> [TASK TO COMPLETE]
Restate the entire listing word for word.

> [EXTRACTED RECORDS]
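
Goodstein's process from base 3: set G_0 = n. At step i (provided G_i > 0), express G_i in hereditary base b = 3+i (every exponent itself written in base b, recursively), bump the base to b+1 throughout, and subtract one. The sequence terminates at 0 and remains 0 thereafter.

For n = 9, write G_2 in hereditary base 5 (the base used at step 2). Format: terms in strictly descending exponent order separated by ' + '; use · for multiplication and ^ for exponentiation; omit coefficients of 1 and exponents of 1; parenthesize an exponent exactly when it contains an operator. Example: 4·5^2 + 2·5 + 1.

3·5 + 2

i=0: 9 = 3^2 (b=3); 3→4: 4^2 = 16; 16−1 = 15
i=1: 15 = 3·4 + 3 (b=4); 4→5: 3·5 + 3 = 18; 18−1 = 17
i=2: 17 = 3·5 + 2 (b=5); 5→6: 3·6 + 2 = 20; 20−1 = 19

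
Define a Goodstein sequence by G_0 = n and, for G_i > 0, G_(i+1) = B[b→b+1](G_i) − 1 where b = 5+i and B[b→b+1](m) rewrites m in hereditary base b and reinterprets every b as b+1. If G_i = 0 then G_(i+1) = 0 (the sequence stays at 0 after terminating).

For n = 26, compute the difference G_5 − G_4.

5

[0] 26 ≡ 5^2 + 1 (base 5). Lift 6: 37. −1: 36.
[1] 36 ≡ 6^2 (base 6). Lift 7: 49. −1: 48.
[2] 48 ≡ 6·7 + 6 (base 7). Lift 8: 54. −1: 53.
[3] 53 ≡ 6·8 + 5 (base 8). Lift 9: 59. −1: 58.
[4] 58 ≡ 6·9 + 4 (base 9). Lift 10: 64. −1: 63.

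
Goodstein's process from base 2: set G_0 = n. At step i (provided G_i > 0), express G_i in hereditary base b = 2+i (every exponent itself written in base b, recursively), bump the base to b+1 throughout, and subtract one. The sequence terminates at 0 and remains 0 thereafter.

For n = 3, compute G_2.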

> [YOUR SOLUTION]
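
Goodstein's process from base 3: set G_0 = n. At step i (provided G_i > 0), express G_i in hereditary base b = 3+i (every exponent itself written in base b, recursively), bump the base to b+1 throughout, and subtract one. The sequence terminates at 0 and remains 0 thereafter.

For n = 9, write G_2 in hereditary base 5 (the base used at step 2). Format: terms in strictly descending exponent order separated by ' + '; use · for multiplication and ^ for exponentiation; omit coefficients of 1 and exponents of 1; parenthesize an exponent exactly when it contains an operator. Example: 4·5^2 + 2·5 + 1.

3·5 + 2

i=0: 9 = 3^2 (b=3); 3→4: 4^2 = 16; 16−1 = 15
i=1: 15 = 3·4 + 3 (b=4); 4→5: 3·5 + 3 = 18; 18−1 = 17
i=2: 17 = 3·5 + 2 (b=5); 5→6: 3·6 + 2 = 20; 20−1 = 19

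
Define a Goodstein sequence by G_0 = n and, for G_i > 0, G_(i+1) = B[b→b+1](G_i) − 1 where b = 5+i and B[b→b+1](m) rewrites m in hereditary base b and reinterprets every b as b+1. If G_i = 0 then G_(i+1) = 0 (the sequence stays at 0 after terminating).

For n = 26, compute the difference G_5 − G_4.

5

[0] 26 ≡ 5^2 + 1 (base 5). Lift 6: 37. −1: 36.
[1] 36 ≡ 6^2 (base 6). Lift 7: 49. −1: 48.
[2] 48 ≡ 6·7 + 6 (base 7). Lift 8: 54. −1: 53.
[3] 53 ≡ 6·8 + 5 (base 8). Lift 9: 59. −1: 58.
[4] 58 ≡ 6·9 + 4 (base 9). Lift 10: 64. −1: 63.

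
Goodstein's process from base 2: set G_0 = n. At step i (provided G_i > 0), express G_i in hereditary base b = 2+i (every exponent itself written in base b, recursively), bump the base to b+1 throughout, and subtract one. The sequence terminates at 0 and remains 0 thereafter.

For n = 3, compute G_2.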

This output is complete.